Exercise input:

##############################

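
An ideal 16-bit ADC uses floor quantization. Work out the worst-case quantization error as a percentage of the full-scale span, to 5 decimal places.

Truncating → worst-case error = 1 LSB = V_FS/2^16, so 100/65536 = 0.00152588 % of full scale.

0.00153 %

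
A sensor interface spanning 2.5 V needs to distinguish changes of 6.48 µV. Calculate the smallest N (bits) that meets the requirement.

19 bits

Number of steps required ≥ 2.5 V / 6.48 µV = 385802.47.
Need 2^N ≥ 385802.47; 2^18 = 262144, 2^19 = 524288.
Minimum N = 19.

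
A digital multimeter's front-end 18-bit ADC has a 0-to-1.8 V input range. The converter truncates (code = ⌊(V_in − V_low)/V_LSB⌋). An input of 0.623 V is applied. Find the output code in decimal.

With 262144 levels over 1.8 V, one step is 6.87 µV.
(V_in − V_low)/LSB = (0.623 − 0) / 6.86646e-06 = 90730.951.
Floor → code 90730.

code 90730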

##############################

Exercise prompt:
Reproduce the data above exactly, leaving nothing out.

Exercise solution:
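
An ideal 16-bit ADC uses floor quantization. Work out the worst-case quantization error as a percentage of the full-scale span, to 5 decimal places.

Truncating → worst-case error = 1 LSB = V_FS/2^16, so 100/65536 = 0.00152588 % of full scale.

0.00153 %

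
A sensor interface spanning 2.5 V needs to distinguish changes of 6.48 µV. Calculate the smallest N (bits) that meets the requirement.

19 bits

Number of steps required ≥ 2.5 V / 6.48 µV = 385802.47.
Need 2^N ≥ 385802.47; 2^18 = 262144, 2^19 = 524288.
Minimum N = 19.

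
A digital multimeter's front-end 18-bit ADC has a 0-to-1.8 V input range. The converter truncates (code = ⌊(V_in − V_low)/V_LSB⌋). An input of 0.623 V is applied. Find the output code in decimal.

With 262144 levels over 1.8 V, one step is 6.87 µV.
(V_in − V_low)/LSB = (0.623 − 0) / 6.86646e-06 = 90730.951.
Floor → code 90730.

code 90730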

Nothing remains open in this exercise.